Saved entries:

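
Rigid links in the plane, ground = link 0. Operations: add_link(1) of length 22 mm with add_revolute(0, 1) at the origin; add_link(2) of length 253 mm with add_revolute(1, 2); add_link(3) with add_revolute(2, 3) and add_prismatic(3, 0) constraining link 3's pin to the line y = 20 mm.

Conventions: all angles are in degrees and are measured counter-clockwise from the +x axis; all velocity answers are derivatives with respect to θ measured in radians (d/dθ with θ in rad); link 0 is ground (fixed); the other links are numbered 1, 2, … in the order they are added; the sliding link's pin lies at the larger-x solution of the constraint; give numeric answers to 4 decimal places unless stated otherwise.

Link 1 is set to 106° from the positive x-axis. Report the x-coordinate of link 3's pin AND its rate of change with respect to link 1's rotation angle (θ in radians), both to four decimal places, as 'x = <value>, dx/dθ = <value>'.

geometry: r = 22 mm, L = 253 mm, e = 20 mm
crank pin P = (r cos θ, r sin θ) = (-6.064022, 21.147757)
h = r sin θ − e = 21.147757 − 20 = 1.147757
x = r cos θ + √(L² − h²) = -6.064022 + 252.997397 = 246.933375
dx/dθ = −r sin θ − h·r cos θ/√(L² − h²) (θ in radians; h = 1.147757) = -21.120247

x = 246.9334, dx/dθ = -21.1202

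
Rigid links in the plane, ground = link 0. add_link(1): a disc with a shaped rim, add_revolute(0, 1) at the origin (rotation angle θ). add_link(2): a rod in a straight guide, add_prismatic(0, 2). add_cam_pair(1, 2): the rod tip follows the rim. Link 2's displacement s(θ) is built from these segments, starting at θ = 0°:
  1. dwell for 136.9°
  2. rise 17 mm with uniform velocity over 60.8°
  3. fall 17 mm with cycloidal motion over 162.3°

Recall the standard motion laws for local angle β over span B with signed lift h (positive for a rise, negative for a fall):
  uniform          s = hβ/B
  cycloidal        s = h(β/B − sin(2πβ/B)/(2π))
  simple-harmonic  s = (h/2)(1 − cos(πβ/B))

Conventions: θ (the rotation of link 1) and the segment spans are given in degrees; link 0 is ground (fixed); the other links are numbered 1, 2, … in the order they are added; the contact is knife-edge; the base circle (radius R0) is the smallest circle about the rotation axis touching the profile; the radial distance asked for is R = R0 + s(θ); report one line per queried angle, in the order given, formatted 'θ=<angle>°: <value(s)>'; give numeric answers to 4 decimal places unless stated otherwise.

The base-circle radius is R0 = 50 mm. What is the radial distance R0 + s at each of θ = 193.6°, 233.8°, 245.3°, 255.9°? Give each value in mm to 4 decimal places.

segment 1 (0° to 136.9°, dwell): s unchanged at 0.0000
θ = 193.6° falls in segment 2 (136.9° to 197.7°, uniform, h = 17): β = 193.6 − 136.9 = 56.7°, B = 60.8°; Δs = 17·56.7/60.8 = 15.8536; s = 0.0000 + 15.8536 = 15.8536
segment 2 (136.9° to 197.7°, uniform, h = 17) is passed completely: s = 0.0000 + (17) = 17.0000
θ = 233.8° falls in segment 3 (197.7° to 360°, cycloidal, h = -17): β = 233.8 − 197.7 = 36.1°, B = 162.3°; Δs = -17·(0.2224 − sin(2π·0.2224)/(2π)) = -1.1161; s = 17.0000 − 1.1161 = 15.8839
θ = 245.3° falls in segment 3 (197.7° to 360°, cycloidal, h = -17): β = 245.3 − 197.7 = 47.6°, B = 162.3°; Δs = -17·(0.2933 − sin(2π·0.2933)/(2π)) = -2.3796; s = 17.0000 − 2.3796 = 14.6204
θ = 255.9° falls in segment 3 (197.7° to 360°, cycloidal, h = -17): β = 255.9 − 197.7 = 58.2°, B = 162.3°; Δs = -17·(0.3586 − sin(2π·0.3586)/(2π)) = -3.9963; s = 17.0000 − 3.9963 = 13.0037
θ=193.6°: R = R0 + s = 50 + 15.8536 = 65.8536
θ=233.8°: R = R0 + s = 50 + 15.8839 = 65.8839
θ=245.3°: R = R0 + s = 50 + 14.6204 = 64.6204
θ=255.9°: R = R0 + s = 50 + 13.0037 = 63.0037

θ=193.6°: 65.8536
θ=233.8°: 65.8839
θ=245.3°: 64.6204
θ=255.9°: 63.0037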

■ TASK STATEMENT ■
Write out the full set of records exactly as given.

■ RESPONSE FOR THIS EXERCISE ■
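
Rigid links in the plane, ground = link 0. Operations: add_link(1) of length 22 mm with add_revolute(0, 1) at the origin; add_link(2) of length 253 mm with add_revolute(1, 2); add_link(3) with add_revolute(2, 3) and add_prismatic(3, 0) constraining link 3's pin to the line y = 20 mm.

Conventions: all angles are in degrees and are measured counter-clockwise from the +x axis; all velocity answers are derivatives with respect to θ measured in radians (d/dθ with θ in rad); link 0 is ground (fixed); the other links are numbered 1, 2, … in the order they are added; the sliding link's pin lies at the larger-x solution of the constraint; give numeric answers to 4 decimal places unless stated otherwise.

Link 1 is set to 106° from the positive x-axis. Report the x-coordinate of link 3's pin AND its rate of change with respect to link 1's rotation angle (θ in radians), both to four decimal places, as 'x = <value>, dx/dθ = <value>'.

geometry: r = 22 mm, L = 253 mm, e = 20 mm
crank pin P = (r cos θ, r sin θ) = (-6.064022, 21.147757)
h = r sin θ − e = 21.147757 − 20 = 1.147757
x = r cos θ + √(L² − h²) = -6.064022 + 252.997397 = 246.933375
dx/dθ = −r sin θ − h·r cos θ/√(L² − h²) (θ in radians; h = 1.147757) = -21.120247

x = 246.9334, dx/dθ = -21.1202

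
Rigid links in the plane, ground = link 0. add_link(1): a disc with a shaped rim, add_revolute(0, 1) at the origin (rotation angle θ). add_link(2): a rod in a straight guide, add_prismatic(0, 2). add_cam_pair(1, 2): the rod tip follows the rim. Link 2's displacement s(θ) is built from these segments, starting at θ = 0°:
  1. dwell for 136.9°
  2. rise 17 mm with uniform velocity over 60.8°
  3. fall 17 mm with cycloidal motion over 162.3°

Recall the standard motion laws for local angle β over span B with signed lift h (positive for a rise, negative for a fall):
  uniform          s = hβ/B
  cycloidal        s = h(β/B − sin(2πβ/B)/(2π))
  simple-harmonic  s = (h/2)(1 − cos(πβ/B))

Conventions: θ (the rotation of link 1) and the segment spans are given in degrees; link 0 is ground (fixed); the other links are numbered 1, 2, … in the order they are added; the contact is knife-edge; the base circle (radius R0) is the smallest circle about the rotation axis touching the profile; the radial distance asked for is R = R0 + s(θ); report one line per queried angle, in the order given, formatted 'θ=<angle>°: <value(s)>'; give numeric answers to 4 decimal places unless stated otherwise.

The base-circle radius is R0 = 50 mm. What is the radial distance R0 + s at each of θ = 193.6°, 233.8°, 245.3°, 255.9°? Give each value in mm to 4 decimal places.

segment 1 (0° to 136.9°, dwell): s unchanged at 0.0000
θ = 193.6° falls in segment 2 (136.9° to 197.7°, uniform, h = 17): β = 193.6 − 136.9 = 56.7°, B = 60.8°; Δs = 17·56.7/60.8 = 15.8536; s = 0.0000 + 15.8536 = 15.8536
segment 2 (136.9° to 197.7°, uniform, h = 17) is passed completely: s = 0.0000 + (17) = 17.0000
θ = 233.8° falls in segment 3 (197.7° to 360°, cycloidal, h = -17): β = 233.8 − 197.7 = 36.1°, B = 162.3°; Δs = -17·(0.2224 − sin(2π·0.2224)/(2π)) = -1.1161; s = 17.0000 − 1.1161 = 15.8839
θ = 245.3° falls in segment 3 (197.7° to 360°, cycloidal, h = -17): β = 245.3 − 197.7 = 47.6°, B = 162.3°; Δs = -17·(0.2933 − sin(2π·0.2933)/(2π)) = -2.3796; s = 17.0000 − 2.3796 = 14.6204
θ = 255.9° falls in segment 3 (197.7° to 360°, cycloidal, h = -17): β = 255.9 − 197.7 = 58.2°, B = 162.3°; Δs = -17·(0.3586 − sin(2π·0.3586)/(2π)) = -3.9963; s = 17.0000 − 3.9963 = 13.0037
θ=193.6°: R = R0 + s = 50 + 15.8536 = 65.8536
θ=233.8°: R = R0 + s = 50 + 15.8839 = 65.8839
θ=245.3°: R = R0 + s = 50 + 14.6204 = 64.6204
θ=255.9°: R = R0 + s = 50 + 13.0037 = 63.0037

θ=193.6°: 65.8536
θ=233.8°: 65.8839
θ=245.3°: 64.6204
θ=255.9°: 63.0037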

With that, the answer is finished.